Given the records below, would you repeat exactly the lines that begin at the one containing "Compute tr(B³)." and end at the one containing "Let C = [[6, 24], [-3, -11]]", inclusive?

[Saved entries]
────────

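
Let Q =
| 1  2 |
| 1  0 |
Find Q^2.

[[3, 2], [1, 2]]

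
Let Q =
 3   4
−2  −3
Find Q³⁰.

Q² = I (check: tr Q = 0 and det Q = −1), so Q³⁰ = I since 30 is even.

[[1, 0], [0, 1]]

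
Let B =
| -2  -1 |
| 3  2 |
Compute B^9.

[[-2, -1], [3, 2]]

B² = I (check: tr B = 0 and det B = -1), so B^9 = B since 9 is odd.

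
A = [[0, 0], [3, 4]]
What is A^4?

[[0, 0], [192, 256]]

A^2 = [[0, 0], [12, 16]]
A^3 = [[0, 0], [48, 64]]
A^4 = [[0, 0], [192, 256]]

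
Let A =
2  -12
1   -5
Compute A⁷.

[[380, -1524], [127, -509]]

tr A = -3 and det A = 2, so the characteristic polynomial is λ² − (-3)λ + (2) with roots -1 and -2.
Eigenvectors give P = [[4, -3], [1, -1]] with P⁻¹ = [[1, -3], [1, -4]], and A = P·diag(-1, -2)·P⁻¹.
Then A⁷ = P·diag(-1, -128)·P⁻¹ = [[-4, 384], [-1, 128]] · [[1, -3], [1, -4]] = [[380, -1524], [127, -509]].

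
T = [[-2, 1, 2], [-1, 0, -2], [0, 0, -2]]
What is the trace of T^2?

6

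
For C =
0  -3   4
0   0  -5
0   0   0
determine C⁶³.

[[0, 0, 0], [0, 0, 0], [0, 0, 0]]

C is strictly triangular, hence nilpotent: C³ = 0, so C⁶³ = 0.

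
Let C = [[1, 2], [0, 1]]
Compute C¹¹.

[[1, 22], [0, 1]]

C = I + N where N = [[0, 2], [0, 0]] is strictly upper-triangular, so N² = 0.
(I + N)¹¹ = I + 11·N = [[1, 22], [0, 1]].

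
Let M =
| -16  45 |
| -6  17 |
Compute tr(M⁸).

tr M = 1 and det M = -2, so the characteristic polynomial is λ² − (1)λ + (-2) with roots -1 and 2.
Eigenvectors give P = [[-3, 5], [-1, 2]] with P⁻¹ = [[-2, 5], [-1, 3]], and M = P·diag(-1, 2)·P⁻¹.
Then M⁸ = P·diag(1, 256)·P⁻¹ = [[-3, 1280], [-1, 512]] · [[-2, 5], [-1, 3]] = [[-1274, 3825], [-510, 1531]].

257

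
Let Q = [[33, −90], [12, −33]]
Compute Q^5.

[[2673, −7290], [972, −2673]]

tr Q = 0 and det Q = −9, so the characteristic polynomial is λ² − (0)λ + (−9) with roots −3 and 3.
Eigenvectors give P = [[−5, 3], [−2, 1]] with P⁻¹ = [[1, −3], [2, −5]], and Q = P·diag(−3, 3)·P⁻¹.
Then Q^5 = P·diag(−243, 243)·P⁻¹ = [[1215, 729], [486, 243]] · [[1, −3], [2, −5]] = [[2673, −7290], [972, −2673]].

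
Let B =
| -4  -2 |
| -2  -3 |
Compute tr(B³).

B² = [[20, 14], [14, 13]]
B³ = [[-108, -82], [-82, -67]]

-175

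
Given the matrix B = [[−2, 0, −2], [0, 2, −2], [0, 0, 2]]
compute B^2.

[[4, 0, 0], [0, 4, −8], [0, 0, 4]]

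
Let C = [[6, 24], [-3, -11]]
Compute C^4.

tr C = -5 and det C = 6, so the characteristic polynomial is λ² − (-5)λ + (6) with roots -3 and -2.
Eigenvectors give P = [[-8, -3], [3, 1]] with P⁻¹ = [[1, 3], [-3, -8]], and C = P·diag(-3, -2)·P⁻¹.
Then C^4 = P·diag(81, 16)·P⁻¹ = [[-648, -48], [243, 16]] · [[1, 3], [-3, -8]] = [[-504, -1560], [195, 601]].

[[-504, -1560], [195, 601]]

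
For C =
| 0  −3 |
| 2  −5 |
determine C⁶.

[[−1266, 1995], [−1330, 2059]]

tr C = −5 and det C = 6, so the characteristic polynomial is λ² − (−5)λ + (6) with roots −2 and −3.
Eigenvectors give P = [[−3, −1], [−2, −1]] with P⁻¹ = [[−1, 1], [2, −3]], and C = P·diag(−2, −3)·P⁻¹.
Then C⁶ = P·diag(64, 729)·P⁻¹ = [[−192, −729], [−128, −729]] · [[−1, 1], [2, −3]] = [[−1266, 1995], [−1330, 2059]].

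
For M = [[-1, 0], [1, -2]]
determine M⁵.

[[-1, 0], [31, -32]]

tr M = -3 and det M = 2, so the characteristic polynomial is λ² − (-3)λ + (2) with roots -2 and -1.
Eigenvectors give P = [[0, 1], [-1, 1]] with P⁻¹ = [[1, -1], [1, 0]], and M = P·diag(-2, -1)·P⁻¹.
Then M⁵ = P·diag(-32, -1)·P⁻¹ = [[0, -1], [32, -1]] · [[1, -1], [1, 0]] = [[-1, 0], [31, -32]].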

────────

• **REPLY**:
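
Compute tr(B³).

B² = [[20, 14], [14, 13]]
B³ = [[-108, -82], [-82, -67]]

-175

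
Given the matrix B = [[−2, 0, −2], [0, 2, −2], [0, 0, 2]]
compute B^2.

[[4, 0, 0], [0, 4, −8], [0, 0, 4]]

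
Let C = [[6, 24], [-3, -11]]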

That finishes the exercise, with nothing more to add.